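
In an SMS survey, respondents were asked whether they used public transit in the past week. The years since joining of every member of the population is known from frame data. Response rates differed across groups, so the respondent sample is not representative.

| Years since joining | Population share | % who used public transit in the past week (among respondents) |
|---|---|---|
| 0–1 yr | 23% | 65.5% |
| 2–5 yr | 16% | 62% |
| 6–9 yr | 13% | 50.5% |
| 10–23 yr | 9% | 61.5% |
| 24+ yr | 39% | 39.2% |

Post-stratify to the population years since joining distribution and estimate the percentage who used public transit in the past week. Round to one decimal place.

52.4%

Each cell contributes population-share × respondent value:
  0–1 yr: 0.23 × 65.5 = 15.065
  2–5 yr: 0.16 × 62 = 9.92
  6–9 yr: 0.13 × 50.5 = 6.565
  10–23 yr: 0.09 × 61.5 = 5.535
  24+ yr: 0.39 × 39.2 = 15.288
Post-stratified estimate = 52.373 → 52.4%.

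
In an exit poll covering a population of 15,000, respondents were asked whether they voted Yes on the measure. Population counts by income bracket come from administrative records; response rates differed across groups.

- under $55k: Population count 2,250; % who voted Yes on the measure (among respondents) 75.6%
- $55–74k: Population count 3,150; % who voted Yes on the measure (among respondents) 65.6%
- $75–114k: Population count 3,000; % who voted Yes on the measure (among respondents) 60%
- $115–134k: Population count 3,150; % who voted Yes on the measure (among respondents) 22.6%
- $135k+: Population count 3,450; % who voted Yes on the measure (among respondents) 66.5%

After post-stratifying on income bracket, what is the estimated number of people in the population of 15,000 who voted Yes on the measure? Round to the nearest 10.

Estimated count per cell = population count × respondent percentage:
  under $55k: 2,250 × 75.6% = 1701
  $55–74k: 3,150 × 65.6% = 2066.4
  $75–114k: 3,000 × 60% = 1800
  $115–134k: 3,150 × 22.6% = 711.9
  $135k+: 3,450 × 66.5% = 2294.25
Estimated total = 8573.55 → 8,570.

8,570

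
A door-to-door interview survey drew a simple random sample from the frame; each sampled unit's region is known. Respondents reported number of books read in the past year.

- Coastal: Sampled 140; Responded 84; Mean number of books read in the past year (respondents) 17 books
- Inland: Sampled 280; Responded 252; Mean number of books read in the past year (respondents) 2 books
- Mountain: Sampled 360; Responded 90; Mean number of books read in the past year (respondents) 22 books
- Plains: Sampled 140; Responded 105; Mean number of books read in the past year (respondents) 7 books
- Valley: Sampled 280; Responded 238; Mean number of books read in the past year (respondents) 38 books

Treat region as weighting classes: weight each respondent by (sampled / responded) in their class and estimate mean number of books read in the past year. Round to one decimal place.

18.7

Class response rates: Coastal 84/140 = 60%, Inland 252/280 = 90%, Mountain 90/360 = 25%, Plains 105/140 = 75%, Valley 238/280 = 85%.
With weight = n_sampled/n_responded per class, the weighted class total is n_sampled:
  Coastal: 140 × 17 = 2380
  Inland: 280 × 2 = 560
  Mountain: 360 × 22 = 7920
  Plains: 140 × 7 = 980
  Valley: 280 × 38 = 10,640
Adjusted estimate = 22,480 / 1,200 = 18.7333 → 18.7.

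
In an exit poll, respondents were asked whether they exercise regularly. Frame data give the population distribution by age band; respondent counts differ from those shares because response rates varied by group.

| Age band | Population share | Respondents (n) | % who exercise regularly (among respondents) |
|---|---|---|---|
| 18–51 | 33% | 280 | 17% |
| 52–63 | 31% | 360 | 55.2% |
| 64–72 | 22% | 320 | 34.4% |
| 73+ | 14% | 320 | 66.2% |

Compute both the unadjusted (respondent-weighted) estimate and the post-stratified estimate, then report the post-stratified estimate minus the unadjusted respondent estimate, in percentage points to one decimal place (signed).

Without adjustment, the pooled respondent share is:
  (280/1280)×17 + (360/1280)×55.2 + (320/1280)×34.4 + (320/1280)×66.2 = 44.3937%
Post-stratified estimate weights by population shares:
  0.33×17 + 0.31×55.2 + 0.22×34.4 + 0.14×66.2 = 39.558%
Difference = 39.558 − 44.3937 = -4.8357 pp.

-4.8 percentage points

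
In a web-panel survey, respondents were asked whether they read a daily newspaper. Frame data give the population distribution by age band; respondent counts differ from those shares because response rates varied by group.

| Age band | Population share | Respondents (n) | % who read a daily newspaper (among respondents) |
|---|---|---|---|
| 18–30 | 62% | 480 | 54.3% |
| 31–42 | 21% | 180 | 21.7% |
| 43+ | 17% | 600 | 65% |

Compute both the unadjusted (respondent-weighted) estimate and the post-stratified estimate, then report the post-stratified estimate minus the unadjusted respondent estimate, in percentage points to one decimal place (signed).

-5.5 percentage points

Naive respondent-only estimate (weights = respondent counts):
  (480/1260)×54.3 + (180/1260)×21.7 + (600/1260)×65 = 54.7381%
Reweighting by population age band shares:
  0.62×54.3 + 0.21×21.7 + 0.17×65 = 49.273%
Difference = 49.273 − 54.7381 = -5.4651 pp.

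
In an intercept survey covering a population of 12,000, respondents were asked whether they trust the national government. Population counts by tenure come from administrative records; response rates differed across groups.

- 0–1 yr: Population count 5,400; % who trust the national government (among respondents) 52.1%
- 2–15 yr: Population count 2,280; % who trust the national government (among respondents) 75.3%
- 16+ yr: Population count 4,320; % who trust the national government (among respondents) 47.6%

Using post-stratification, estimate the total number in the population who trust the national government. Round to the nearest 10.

Each cell contributes its population count × the respondent rate:
  0–1 yr: 5,400 × 52.1% = 2813.4
  2–15 yr: 2,280 × 75.3% = 1716.84
  16+ yr: 4,320 × 47.6% = 2056.32
Estimated total = 6586.56 → 6,590.

6,590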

### Exercise description
Look through the material above and print exactly the lines from the one containing "After post-stratifying on" to the one containing "A door-to-door interview", both included, and nothing more.

### Task result
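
After post-stratifying on income bracket, what is the estimated number of people in the population of 15,000 who voted Yes on the measure? Round to the nearest 10.

Estimated count per cell = population count × respondent percentage:
  under $55k: 2,250 × 75.6% = 1701
  $55–74k: 3,150 × 65.6% = 2066.4
  $75–114k: 3,000 × 60% = 1800
  $115–134k: 3,150 × 22.6% = 711.9
  $135k+: 3,450 × 66.5% = 2294.25
Estimated total = 8573.55 → 8,570.

8,570

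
A door-to-door interview survey drew a simple random sample from the frame; each sampled unit's region is known. Respondents reported number of books read in the past year.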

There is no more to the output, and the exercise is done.